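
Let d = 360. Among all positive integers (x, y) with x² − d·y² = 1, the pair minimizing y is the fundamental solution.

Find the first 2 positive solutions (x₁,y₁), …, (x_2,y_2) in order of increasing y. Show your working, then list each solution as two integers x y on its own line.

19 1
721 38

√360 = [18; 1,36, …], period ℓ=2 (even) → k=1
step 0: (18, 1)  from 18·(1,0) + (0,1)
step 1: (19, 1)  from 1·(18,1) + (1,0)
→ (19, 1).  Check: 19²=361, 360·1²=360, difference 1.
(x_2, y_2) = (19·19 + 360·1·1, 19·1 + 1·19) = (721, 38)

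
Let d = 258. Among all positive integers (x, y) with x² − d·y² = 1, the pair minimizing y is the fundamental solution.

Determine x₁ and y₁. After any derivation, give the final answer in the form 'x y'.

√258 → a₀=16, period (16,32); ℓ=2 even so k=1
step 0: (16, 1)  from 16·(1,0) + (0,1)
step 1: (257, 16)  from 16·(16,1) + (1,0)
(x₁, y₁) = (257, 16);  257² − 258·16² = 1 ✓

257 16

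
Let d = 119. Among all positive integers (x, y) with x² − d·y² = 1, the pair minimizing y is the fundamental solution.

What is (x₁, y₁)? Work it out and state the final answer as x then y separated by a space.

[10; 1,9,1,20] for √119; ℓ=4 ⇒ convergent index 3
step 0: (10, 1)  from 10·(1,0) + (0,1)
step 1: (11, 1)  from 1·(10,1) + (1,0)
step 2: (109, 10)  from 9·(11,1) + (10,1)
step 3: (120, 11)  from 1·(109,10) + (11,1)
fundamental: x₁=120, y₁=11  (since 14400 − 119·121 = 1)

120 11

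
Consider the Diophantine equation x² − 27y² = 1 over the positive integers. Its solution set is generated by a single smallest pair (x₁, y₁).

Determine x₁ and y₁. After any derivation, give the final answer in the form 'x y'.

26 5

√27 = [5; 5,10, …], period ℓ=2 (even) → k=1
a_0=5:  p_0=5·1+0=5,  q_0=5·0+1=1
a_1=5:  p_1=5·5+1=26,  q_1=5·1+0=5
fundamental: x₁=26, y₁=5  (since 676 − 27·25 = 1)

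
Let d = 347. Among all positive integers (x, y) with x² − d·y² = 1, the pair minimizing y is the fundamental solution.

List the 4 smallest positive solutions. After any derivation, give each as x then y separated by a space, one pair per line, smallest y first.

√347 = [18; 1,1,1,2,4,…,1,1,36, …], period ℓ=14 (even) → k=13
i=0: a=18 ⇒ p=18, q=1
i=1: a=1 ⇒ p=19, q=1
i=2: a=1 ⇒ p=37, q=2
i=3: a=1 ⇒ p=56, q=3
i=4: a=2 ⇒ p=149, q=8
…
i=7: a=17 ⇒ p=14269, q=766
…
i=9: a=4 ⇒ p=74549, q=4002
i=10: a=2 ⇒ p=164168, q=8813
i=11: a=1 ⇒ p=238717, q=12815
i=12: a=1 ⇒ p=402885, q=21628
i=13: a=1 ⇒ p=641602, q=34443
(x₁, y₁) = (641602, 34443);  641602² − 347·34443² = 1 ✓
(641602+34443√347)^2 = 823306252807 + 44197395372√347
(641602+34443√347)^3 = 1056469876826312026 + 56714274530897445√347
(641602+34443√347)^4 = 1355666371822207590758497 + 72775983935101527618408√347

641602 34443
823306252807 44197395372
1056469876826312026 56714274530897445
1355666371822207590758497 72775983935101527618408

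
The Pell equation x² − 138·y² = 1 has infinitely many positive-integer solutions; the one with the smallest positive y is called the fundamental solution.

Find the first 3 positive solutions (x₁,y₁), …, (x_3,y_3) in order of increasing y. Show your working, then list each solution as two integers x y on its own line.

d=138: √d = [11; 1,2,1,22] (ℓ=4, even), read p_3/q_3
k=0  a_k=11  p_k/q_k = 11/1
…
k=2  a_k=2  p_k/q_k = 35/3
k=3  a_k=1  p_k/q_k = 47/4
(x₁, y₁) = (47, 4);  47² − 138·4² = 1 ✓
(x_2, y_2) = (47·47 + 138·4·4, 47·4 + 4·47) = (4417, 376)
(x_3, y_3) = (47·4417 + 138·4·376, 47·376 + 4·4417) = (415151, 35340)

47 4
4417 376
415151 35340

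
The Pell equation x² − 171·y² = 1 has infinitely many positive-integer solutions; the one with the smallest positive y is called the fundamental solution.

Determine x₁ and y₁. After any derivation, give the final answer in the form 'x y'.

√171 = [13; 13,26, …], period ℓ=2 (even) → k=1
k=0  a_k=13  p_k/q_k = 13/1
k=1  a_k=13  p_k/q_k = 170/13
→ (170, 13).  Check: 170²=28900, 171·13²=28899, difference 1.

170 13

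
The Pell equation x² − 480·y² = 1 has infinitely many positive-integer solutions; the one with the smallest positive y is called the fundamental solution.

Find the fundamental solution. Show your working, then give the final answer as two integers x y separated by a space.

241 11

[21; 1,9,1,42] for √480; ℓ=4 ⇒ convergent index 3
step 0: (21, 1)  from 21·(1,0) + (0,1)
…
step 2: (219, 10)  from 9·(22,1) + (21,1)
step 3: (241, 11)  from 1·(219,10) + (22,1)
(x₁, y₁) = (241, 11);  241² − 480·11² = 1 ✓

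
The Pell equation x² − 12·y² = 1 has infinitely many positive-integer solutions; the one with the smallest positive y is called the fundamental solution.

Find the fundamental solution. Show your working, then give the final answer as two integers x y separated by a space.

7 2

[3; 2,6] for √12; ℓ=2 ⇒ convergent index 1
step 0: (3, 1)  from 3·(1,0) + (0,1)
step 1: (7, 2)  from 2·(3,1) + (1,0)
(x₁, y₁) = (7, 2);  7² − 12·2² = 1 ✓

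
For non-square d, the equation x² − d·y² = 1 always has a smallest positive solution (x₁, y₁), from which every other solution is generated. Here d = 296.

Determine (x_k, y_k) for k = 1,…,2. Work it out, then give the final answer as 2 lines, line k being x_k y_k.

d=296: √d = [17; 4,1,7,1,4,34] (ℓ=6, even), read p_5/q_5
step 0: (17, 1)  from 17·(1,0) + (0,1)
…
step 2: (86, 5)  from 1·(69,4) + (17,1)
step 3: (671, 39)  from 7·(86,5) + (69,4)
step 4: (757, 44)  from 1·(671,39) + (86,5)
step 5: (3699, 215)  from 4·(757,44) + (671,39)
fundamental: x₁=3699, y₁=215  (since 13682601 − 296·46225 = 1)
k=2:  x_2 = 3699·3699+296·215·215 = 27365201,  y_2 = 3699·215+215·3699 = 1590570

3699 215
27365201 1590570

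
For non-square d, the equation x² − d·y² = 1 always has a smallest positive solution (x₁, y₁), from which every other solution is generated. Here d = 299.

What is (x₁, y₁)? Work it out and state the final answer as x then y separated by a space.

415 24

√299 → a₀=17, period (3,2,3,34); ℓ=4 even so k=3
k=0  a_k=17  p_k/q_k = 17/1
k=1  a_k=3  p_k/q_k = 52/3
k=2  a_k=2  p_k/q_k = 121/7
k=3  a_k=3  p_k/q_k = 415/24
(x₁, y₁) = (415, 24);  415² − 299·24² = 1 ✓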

Problem. From the records above, pull out each line that has "every".

Exercise output.
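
For non-square d, the equation x² − d·y² = 1 always has a smallest positive solution (x₁, y₁), from which every other solution is generated. Here d = 296.
For non-square d, the equation x² − d·y² = 1 always has a smallest positive solution (x₁, y₁), from which every other solution is generated. Here d = 299.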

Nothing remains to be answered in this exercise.